= Beginning of Section =
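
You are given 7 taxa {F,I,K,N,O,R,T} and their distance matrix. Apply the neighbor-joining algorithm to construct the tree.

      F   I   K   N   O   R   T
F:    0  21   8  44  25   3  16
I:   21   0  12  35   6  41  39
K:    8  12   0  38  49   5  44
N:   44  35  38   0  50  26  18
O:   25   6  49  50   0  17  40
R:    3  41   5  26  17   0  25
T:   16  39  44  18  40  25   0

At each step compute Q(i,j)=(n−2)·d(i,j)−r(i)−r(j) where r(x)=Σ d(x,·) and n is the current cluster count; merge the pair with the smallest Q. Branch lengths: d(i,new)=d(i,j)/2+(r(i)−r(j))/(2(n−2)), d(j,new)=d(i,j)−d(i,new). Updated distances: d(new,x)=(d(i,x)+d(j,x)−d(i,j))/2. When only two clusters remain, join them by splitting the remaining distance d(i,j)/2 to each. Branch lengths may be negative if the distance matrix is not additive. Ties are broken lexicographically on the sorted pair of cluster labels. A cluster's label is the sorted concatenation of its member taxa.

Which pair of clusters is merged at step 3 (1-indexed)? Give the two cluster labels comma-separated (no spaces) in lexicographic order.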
= End of Section =
### GOAL OF THE EXERCISE:
The response should repeat the whole listing exactly.

### OUTPUT BELOW:
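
You are given 7 taxa {F,I,K,N,O,R,T} and their distance matrix. Apply the neighbor-joining algorithm to construct the tree.

      F   I   K   N   O   R   T
F:    0  21   8  44  25   3  16
I:   21   0  12  35   6  41  39
K:    8  12   0  38  49   5  44
N:   44  35  38   0  50  26  18
O:   25   6  49  50   0  17  40
R:    3  41   5  26  17   0  25
T:   16  39  44  18  40  25   0

At each step compute Q(i,j)=(n−2)·d(i,j)−r(i)−r(j) where r(x)=Σ d(x,·) and n is the current cluster count; merge the pair with the smallest Q. Branch lengths: d(i,new)=d(i,j)/2+(r(i)−r(j))/(2(n−2)), d(j,new)=d(i,j)−d(i,new). Updated distances: d(new,x)=(d(i,x)+d(j,x)−d(i,j))/2. When only two clusters remain, join them by splitting the remaining distance d(i,j)/2 to each. Branch lengths may be negative if the distance matrix is not additive. Ties are broken lexicographically on the sorted pair of cluster labels. A cluster's label is the sorted concatenation of its member taxa.

Which pair of clusters is merged at step 3 (1-indexed)? Give the two cluster labels comma-separated (no spaces) in lexicographic order.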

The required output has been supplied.